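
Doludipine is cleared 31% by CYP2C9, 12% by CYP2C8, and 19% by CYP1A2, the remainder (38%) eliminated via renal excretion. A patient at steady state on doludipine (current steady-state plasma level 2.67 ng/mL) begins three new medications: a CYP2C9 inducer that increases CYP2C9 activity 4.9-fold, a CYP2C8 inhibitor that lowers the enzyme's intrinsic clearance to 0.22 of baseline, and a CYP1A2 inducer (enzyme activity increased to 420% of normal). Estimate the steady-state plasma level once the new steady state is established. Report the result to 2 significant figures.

CYP2C9: 0.31 × 4.9 = 1.519
CYP2C8: 0.12 × 0.22 = 0.0264
CYP1A2: 0.19 × 4.2 = 0.798
Other: 0.38 (unchanged)
CL_new/CL_old = 1.519 + 0.0264 + 0.798 + 0.38 = 2.7234.
Dividing the baseline by the relative clearance: 2.67 / 2.7234 = 0.98 ng/mL.

0.98 ng/mL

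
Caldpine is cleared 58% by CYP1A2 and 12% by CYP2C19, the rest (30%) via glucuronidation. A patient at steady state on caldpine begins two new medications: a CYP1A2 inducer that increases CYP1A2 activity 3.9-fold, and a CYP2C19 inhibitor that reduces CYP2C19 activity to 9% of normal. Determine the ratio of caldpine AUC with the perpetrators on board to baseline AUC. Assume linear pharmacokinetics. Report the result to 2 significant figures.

0.39

The CYP1A2 pathway (58% of clearance) rises to 3.9× activity: 0.58 × 3.9 = 2.262.
The CYP2C19 pathway (12% of clearance) drops to 0.09× activity: 0.12 × 0.09 = 0.0108.
Non-CYP routes (30%) are unchanged.
Relative clearance = 2.262 + 0.0108 + 0.3 = 2.5728.
AUC ∝ 1/CL: fold-change = 1 / 2.5728 = 0.39.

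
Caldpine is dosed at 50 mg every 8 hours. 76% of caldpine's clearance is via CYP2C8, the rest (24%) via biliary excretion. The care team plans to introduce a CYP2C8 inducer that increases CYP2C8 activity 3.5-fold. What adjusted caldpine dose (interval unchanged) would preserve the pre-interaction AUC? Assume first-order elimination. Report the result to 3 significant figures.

CYP2C8: 0.76 × 3.5 = 2.66
Other: 0.24 (unchanged)
CL_new/CL_old = 2.66 + 0.24 = 2.9.
To maintain the same steady-state level, dose must scale with clearance: new dose = 50 × 2.9 = 145 mg.

145 mg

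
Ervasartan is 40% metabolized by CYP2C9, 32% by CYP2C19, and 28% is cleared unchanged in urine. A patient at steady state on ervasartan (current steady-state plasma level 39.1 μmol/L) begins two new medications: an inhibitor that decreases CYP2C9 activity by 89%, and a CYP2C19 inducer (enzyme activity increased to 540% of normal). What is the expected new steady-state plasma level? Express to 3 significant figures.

19.1 μmol/L

The CYP2C9 pathway (40% of clearance) is reduced to 0.11× activity: 0.4 × 0.11 = 0.044.
The CYP2C19 pathway (32% of clearance) increases to 5.4× activity: 0.32 × 5.4 = 1.728.
The remaining 28% of clearance is unaffected.
CL_new/CL_old = 0.044 + 1.728 + 0.28 = 2.052.
Steady-state plasma level ∝ 1/CL: new value = 39.1 / 2.052 = 19.1 μmol/L.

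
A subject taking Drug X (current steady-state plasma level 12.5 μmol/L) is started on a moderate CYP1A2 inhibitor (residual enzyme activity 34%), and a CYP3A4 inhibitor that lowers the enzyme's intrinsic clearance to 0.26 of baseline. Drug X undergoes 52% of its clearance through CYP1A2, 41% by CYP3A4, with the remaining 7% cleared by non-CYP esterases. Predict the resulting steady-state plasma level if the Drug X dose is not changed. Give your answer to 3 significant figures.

The CYP1A2 pathway (52% of clearance) is reduced to 0.34× activity: 0.52 × 0.34 = 0.1768.
The CYP3A4 pathway (41% of clearance) falls to 0.26× activity: 0.41 × 0.26 = 0.1066.
The remaining 7% of clearance is unaffected.
CL_new/CL_old = 0.1768 + 0.1066 + 0.07 = 0.3534.
Steady-state plasma level ∝ 1/CL: new value = 12.5 / 0.3534 = 35.4 μmol/L.

35.4 μmol/L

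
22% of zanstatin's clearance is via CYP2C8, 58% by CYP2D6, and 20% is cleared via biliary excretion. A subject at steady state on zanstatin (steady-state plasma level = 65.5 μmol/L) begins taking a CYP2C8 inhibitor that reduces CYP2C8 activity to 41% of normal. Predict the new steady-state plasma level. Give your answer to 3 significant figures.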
····················
▸ Required work:
From the records above, extract everything verbatim.

▸ Solved exercise:
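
Doludipine is cleared 31% by CYP2C9, 12% by CYP2C8, and 19% by CYP1A2, the remainder (38%) eliminated via renal excretion. A patient at steady state on doludipine (current steady-state plasma level 2.67 ng/mL) begins three new medications: a CYP2C9 inducer that increases CYP2C9 activity 4.9-fold, a CYP2C8 inhibitor that lowers the enzyme's intrinsic clearance to 0.22 of baseline, and a CYP1A2 inducer (enzyme activity increased to 420% of normal). Estimate the steady-state plasma level once the new steady state is established. Report the result to 2 significant figures.

CYP2C9: 0.31 × 4.9 = 1.519
CYP2C8: 0.12 × 0.22 = 0.0264
CYP1A2: 0.19 × 4.2 = 0.798
Other: 0.38 (unchanged)
CL_new/CL_old = 1.519 + 0.0264 + 0.798 + 0.38 = 2.7234.
Dividing the baseline by the relative clearance: 2.67 / 2.7234 = 0.98 ng/mL.

0.98 ng/mL

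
Caldpine is cleared 58% by CYP1A2 and 12% by CYP2C19, the rest (30%) via glucuronidation. A patient at steady state on caldpine begins two new medications: a CYP1A2 inducer that increases CYP1A2 activity 3.9-fold, and a CYP2C19 inhibitor that reduces CYP2C19 activity to 9% of normal. Determine the ratio of caldpine AUC with the perpetrators on board to baseline AUC. Assume linear pharmacokinetics. Report the result to 2 significant figures.

0.39

The CYP1A2 pathway (58% of clearance) rises to 3.9× activity: 0.58 × 3.9 = 2.262.
The CYP2C19 pathway (12% of clearance) drops to 0.09× activity: 0.12 × 0.09 = 0.0108.
Non-CYP routes (30%) are unchanged.
Relative clearance = 2.262 + 0.0108 + 0.3 = 2.5728.
AUC ∝ 1/CL: fold-change = 1 / 2.5728 = 0.39.

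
Caldpine is dosed at 50 mg every 8 hours. 76% of caldpine's clearance is via CYP2C8, the rest (24%) via biliary excretion. The care team plans to introduce a CYP2C8 inducer that increases CYP2C8 activity 3.5-fold. What adjusted caldpine dose (interval unchanged) would preserve the pre-interaction AUC? Assume first-order elimination. Report the result to 3 significant figures.

CYP2C8: 0.76 × 3.5 = 2.66
Other: 0.24 (unchanged)
CL_new/CL_old = 2.66 + 0.24 = 2.9.
To maintain the same steady-state level, dose must scale with clearance: new dose = 50 × 2.9 = 145 mg.

145 mg

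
Ervasartan is 40% metabolized by CYP2C9, 32% by CYP2C19, and 28% is cleared unchanged in urine. A patient at steady state on ervasartan (current steady-state plasma level 39.1 μmol/L) begins two new medications: an inhibitor that decreases CYP2C9 activity by 89%, and a CYP2C19 inducer (enzyme activity increased to 540% of normal). What is the expected new steady-state plasma level? Express to 3 significant figures.

19.1 μmol/L

The CYP2C9 pathway (40% of clearance) is reduced to 0.11× activity: 0.4 × 0.11 = 0.044.
The CYP2C19 pathway (32% of clearance) increases to 5.4× activity: 0.32 × 5.4 = 1.728.
The remaining 28% of clearance is unaffected.
CL_new/CL_old = 0.044 + 1.728 + 0.28 = 2.052.
Steady-state plasma level ∝ 1/CL: new value = 39.1 / 2.052 = 19.1 μmol/L.

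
A subject taking Drug X (current steady-state plasma level 12.5 μmol/L) is started on a moderate CYP1A2 inhibitor (residual enzyme activity 34%), and a CYP3A4 inhibitor that lowers the enzyme's intrinsic clearance to 0.26 of baseline. Drug X undergoes 52% of its clearance through CYP1A2, 41% by CYP3A4, with the remaining 7% cleared by non-CYP esterases. Predict the resulting steady-state plasma level if the Drug X dose is not changed. Give your answer to 3 significant figures.

The CYP1A2 pathway (52% of clearance) is reduced to 0.34× activity: 0.52 × 0.34 = 0.1768.
The CYP3A4 pathway (41% of clearance) falls to 0.26× activity: 0.41 × 0.26 = 0.1066.
The remaining 7% of clearance is unaffected.
CL_new/CL_old = 0.1768 + 0.1066 + 0.07 = 0.3534.
Steady-state plasma level ∝ 1/CL: new value = 12.5 / 0.3534 = 35.4 μmol/L.

35.4 μmol/L

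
22% of zanstatin's clearance is via CYP2C8, 58% by CYP2D6, and 20% is cleared via biliary excretion. A subject at steady state on zanstatin (steady-state plasma level = 65.5 μmol/L) begins taking a CYP2C8 inhibitor that reduces CYP2C8 activity to 41% of normal. Predict the new steady-state plasma level. Give your answer to 3 significant figures.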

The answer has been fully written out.